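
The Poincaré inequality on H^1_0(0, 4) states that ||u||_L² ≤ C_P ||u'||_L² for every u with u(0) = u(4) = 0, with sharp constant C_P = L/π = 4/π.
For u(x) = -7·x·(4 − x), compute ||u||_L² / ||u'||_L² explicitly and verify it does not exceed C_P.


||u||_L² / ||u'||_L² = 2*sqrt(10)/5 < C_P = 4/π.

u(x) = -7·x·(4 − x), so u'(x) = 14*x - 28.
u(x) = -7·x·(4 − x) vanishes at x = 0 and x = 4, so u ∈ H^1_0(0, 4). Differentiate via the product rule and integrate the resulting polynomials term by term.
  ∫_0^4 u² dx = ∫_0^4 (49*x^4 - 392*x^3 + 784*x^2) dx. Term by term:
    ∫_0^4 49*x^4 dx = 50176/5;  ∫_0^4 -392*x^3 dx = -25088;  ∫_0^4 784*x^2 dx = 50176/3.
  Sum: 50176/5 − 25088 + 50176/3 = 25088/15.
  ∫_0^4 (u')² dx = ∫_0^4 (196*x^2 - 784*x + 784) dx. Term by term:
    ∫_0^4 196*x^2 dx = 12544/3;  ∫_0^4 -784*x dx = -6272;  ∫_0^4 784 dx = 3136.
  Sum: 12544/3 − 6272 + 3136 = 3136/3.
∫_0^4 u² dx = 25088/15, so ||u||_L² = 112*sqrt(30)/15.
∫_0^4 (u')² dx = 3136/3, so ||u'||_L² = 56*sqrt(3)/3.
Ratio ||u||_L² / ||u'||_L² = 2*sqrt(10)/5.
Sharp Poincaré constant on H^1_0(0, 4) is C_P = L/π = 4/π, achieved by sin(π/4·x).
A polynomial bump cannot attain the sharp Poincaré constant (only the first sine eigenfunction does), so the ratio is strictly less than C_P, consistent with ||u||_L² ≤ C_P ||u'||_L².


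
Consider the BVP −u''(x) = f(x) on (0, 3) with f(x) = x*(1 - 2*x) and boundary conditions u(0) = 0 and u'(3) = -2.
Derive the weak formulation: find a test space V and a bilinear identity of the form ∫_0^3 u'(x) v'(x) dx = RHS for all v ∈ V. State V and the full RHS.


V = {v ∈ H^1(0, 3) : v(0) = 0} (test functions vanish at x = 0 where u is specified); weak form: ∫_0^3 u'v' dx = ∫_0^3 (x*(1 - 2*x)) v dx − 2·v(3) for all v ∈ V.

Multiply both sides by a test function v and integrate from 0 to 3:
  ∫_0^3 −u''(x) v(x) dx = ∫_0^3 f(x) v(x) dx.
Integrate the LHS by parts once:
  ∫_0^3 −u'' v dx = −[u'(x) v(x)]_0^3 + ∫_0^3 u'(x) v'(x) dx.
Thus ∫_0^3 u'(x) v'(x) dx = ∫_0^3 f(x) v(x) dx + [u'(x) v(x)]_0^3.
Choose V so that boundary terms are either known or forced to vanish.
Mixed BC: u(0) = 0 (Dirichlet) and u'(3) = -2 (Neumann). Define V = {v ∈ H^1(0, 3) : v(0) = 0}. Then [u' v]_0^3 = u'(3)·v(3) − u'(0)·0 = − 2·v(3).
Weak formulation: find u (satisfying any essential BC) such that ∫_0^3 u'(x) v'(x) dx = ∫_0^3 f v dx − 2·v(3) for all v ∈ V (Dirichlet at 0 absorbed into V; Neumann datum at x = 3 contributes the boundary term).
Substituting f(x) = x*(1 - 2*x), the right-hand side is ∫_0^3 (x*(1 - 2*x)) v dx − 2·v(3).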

-*-

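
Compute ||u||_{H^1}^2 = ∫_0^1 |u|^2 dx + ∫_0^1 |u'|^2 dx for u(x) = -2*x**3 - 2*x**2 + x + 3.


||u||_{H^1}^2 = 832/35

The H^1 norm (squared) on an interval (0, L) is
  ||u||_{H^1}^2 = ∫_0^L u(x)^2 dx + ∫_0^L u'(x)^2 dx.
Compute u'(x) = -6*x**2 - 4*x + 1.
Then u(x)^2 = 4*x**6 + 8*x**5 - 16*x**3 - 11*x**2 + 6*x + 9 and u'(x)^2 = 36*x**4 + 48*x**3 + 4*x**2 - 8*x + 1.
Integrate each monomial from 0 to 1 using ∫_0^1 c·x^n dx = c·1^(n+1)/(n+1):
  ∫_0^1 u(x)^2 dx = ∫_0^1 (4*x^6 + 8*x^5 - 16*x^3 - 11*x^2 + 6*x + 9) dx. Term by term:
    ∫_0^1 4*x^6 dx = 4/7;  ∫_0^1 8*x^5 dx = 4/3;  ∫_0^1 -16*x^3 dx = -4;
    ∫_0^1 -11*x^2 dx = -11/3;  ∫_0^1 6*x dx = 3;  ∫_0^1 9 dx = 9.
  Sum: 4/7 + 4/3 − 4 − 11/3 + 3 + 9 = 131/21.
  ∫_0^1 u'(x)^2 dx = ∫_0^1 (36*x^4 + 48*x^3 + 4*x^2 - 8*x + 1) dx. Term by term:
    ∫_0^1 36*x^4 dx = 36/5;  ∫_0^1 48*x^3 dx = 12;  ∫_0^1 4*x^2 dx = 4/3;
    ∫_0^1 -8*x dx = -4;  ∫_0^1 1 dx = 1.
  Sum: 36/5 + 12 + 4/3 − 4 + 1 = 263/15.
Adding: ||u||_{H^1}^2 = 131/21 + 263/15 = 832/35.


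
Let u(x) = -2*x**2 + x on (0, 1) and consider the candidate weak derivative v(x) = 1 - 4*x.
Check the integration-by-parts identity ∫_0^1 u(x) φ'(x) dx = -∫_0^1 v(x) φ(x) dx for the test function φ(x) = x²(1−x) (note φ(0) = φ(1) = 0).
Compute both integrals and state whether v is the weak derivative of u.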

-*-

Description of the task:
Using the entries above, give back exactly the line containing "Let u(x) = -2*x**2", the line containing "Check the integration-by-parts", and every line between them, and nothing else.

Written answer:
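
Let u(x) = -2*x**2 + x on (0, 1) and consider the candidate weak derivative v(x) = 1 - 4*x.
Check the integration-by-parts identity ∫_0^1 u(x) φ'(x) dx = -∫_0^1 v(x) φ(x) dx for the test function φ(x) = x²(1−x) (note φ(0) = φ(1) = 0).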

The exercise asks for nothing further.